Nothing in the listing should differ in your copy; retype it all exactly.

[Opening Supplied material section]

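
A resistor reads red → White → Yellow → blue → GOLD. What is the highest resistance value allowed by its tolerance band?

308700000 Ω

Red → 2 (first significant figure)
White → 9 (second significant figure)
Yellow → 4 (third significant figure)
Blue → ×10^6 multiplier
Gold → ±5% tolerance
294 × 1000000 = 294000000 Ω
Highest = 294000000 × (1 + 5/100) = 308700000 Ω.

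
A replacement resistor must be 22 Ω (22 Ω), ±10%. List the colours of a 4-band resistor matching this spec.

22 Ω = 22 × 10^0.
2 → red
2 → red
Multiplier 10^0 → black.
±10% tolerance → silver.

red, red, black, silver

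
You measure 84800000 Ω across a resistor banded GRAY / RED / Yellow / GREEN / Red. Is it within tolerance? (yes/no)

Grey → 8 (first significant figure)
Red → 2 (second significant figure)
Yellow → 4 (third significant figure)
Green → ×10^5 multiplier
Red → ±2% tolerance
824 × 100000 = 82400000 Ω
Allowed range: 80752000 Ω to 84048000 Ω.
84800000 Ω lies outside that range.

no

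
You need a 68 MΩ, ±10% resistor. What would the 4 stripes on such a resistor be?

68000000 Ω = 68 × 10^6.
6 → blue
8 → grey
Multiplier 10^6 → blue.
±10% tolerance → silver.

blue, grey, blue, silver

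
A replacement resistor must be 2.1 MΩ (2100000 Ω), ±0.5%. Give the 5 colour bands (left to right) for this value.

2100000 Ω = 210 × 10^4.
2 → red
1 → brown
0 → black
Multiplier 10^4 → yellow.
±0.5% tolerance → green.

red, brown, black, yellow, green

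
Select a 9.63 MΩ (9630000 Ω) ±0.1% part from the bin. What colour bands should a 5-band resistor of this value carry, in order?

9630000 Ω = 963 × 10^4.
9 → white
6 → blue
3 → orange
Multiplier 10^4 → yellow.
±0.1% tolerance → violet.

white, blue, orange, yellow, violet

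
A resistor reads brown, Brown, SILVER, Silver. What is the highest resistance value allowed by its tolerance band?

0.121 Ω

Brown → 1 (first significant figure)
Brown → 1 (second significant figure)
Silver → ×0.01 multiplier
Silver → ±10% tolerance
11 × 0.01 = 0.11 Ω
Highest = 0.11 × (1 + 10/100) = 0.121 Ω.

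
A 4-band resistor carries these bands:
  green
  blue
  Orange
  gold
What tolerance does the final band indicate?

The last band, gold, is the tolerance band.
Gold corresponds to ±5%.

±5%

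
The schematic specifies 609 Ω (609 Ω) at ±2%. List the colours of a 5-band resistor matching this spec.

609 Ω = 609 × 10^0.
6 → blue
0 → black
9 → white
Multiplier 10^0 → black.
±2% tolerance → red.

blue, black, white, black, red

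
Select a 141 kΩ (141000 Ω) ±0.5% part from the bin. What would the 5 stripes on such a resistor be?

brown, yellow, brown, orange, green

141000 Ω = 141 × 10^3.
1 → brown
4 → yellow
1 → brown
Multiplier 10^3 → orange.
±0.5% tolerance → green.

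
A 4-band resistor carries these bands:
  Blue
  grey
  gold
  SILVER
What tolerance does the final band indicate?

±10%

The last band, silver, is the tolerance band.
Silver corresponds to ±10%.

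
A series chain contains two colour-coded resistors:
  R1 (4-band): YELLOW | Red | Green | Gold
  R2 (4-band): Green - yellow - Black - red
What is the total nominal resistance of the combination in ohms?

R1: yellow, red → 42; green ×10^5 → 4200000 Ω.
R2: green, yellow → 54; black ×1 → 54 Ω.
Series: 4200000 + 54 = 4200054 Ω.

4200054 Ω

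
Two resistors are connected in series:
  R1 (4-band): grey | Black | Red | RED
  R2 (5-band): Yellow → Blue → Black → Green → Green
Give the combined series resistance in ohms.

R1: grey, black → 80; red ×10^2 → 8000 Ω.
R2: yellow, blue, black → 460; green ×10^5 → 46000000 Ω.
Series: 8000 + 46000000 = 46008000 Ω.

46008000 Ω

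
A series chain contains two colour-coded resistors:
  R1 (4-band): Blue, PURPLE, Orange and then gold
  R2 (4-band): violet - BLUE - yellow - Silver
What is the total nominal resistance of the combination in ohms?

827000 Ω

R1: blue, violet → 67; orange ×10^3 → 67000 Ω.
R2: violet, blue → 76; yellow ×10^4 → 760000 Ω.
Series: 67000 + 760000 = 827000 Ω.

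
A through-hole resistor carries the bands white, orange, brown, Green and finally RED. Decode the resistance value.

White → 9 (first significant figure)
Orange → 3 (second significant figure)
Brown → 1 (third significant figure)
Green → ×10^5 multiplier
931 × 100000 = 93100000 Ω

93100000 Ω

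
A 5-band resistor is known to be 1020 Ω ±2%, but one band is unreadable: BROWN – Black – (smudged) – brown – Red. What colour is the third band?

1020 Ω = 102 × 10^1.
The third band gives digit 2 of the significand, and 2 is red.

red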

[Closing Supplied material section]

▶ [Written answer]
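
A resistor reads red → White → Yellow → blue → GOLD. What is the highest resistance value allowed by its tolerance band?

308700000 Ω

Red → 2 (first significant figure)
White → 9 (second significant figure)
Yellow → 4 (third significant figure)
Blue → ×10^6 multiplier
Gold → ±5% tolerance
294 × 1000000 = 294000000 Ω
Highest = 294000000 × (1 + 5/100) = 308700000 Ω.

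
A replacement resistor must be 22 Ω (22 Ω), ±10%. List the colours of a 4-band resistor matching this spec.

22 Ω = 22 × 10^0.
2 → red
2 → red
Multiplier 10^0 → black.
±10% tolerance → silver.

red, red, black, silver

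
You measure 84800000 Ω across a resistor banded GRAY / RED / Yellow / GREEN / Red. Is it within tolerance? (yes/no)

Grey → 8 (first significant figure)
Red → 2 (second significant figure)
Yellow → 4 (third significant figure)
Green → ×10^5 multiplier
Red → ±2% tolerance
824 × 100000 = 82400000 Ω
Allowed range: 80752000 Ω to 84048000 Ω.
84800000 Ω lies outside that range.

no

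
You need a 68 MΩ, ±10% resistor. What would the 4 stripes on such a resistor be?

68000000 Ω = 68 × 10^6.
6 → blue
8 → grey
Multiplier 10^6 → blue.
±10% tolerance → silver.

blue, grey, blue, silver

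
A replacement resistor must be 2.1 MΩ (2100000 Ω), ±0.5%. Give the 5 colour bands (left to right) for this value.

2100000 Ω = 210 × 10^4.
2 → red
1 → brown
0 → black
Multiplier 10^4 → yellow.
±0.5% tolerance → green.

red, brown, black, yellow, green

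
Select a 9.63 MΩ (9630000 Ω) ±0.1% part from the bin. What colour bands should a 5-band resistor of this value carry, in order?

9630000 Ω = 963 × 10^4.
9 → white
6 → blue
3 → orange
Multiplier 10^4 → yellow.
±0.1% tolerance → violet.

white, blue, orange, yellow, violet

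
A resistor reads brown, Brown, SILVER, Silver. What is the highest resistance value allowed by its tolerance band?

0.121 Ω

Brown → 1 (first significant figure)
Brown → 1 (second significant figure)
Silver → ×0.01 multiplier
Silver → ±10% tolerance
11 × 0.01 = 0.11 Ω
Highest = 0.11 × (1 + 10/100) = 0.121 Ω.

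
A 4-band resistor carries these bands:
  green
  blue
  Orange
  gold
What tolerance does the final band indicate?

The last band, gold, is the tolerance band.
Gold corresponds to ±5%.

±5%

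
The schematic specifies 609 Ω (609 Ω) at ±2%. List the colours of a 5-band resistor matching this spec.

609 Ω = 609 × 10^0.
6 → blue
0 → black
9 → white
Multiplier 10^0 → black.
±2% tolerance → red.

blue, black, white, black, red

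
Select a 141 kΩ (141000 Ω) ±0.5% part from the bin. What would the 5 stripes on such a resistor be?

brown, yellow, brown, orange, green

141000 Ω = 141 × 10^3.
1 → brown
4 → yellow
1 → brown
Multiplier 10^3 → orange.
±0.5% tolerance → green.

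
A 4-band resistor carries these bands:
  Blue
  grey
  gold
  SILVER
What tolerance does the final band indicate?

±10%

The last band, silver, is the tolerance band.
Silver corresponds to ±10%.

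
A series chain contains two colour-coded resistors:
  R1 (4-band): YELLOW | Red | Green | Gold
  R2 (4-band): Green - yellow - Black - red
What is the total nominal resistance of the combination in ohms?

R1: yellow, red → 42; green ×10^5 → 4200000 Ω.
R2: green, yellow → 54; black ×1 → 54 Ω.
Series: 4200000 + 54 = 4200054 Ω.

4200054 Ω

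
Two resistors are connected in series:
  R1 (4-band): grey | Black | Red | RED
  R2 (5-band): Yellow → Blue → Black → Green → Green
Give the combined series resistance in ohms.

R1: grey, black → 80; red ×10^2 → 8000 Ω.
R2: yellow, blue, black → 460; green ×10^5 → 46000000 Ω.
Series: 8000 + 46000000 = 46008000 Ω.

46008000 Ω

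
A series chain contains two colour-coded resistors:
  R1 (4-band): Blue, PURPLE, Orange and then gold
  R2 (4-band): violet - BLUE - yellow - Silver
What is the total nominal resistance of the combination in ohms?

827000 Ω

R1: blue, violet → 67; orange ×10^3 → 67000 Ω.
R2: violet, blue → 76; yellow ×10^4 → 760000 Ω.
Series: 67000 + 760000 = 827000 Ω.

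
A through-hole resistor carries the bands white, orange, brown, Green and finally RED. Decode the resistance value.

White → 9 (first significant figure)
Orange → 3 (second significant figure)
Brown → 1 (third significant figure)
Green → ×10^5 multiplier
931 × 100000 = 93100000 Ω

93100000 Ω

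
A 5-band resistor is known to be 1020 Ω ±2%, but one band is unreadable: BROWN – Black – (smudged) – brown – Red. What colour is the third band?

1020 Ω = 102 × 10^1.
The third band gives digit 2 of the significand, and 2 is red.

red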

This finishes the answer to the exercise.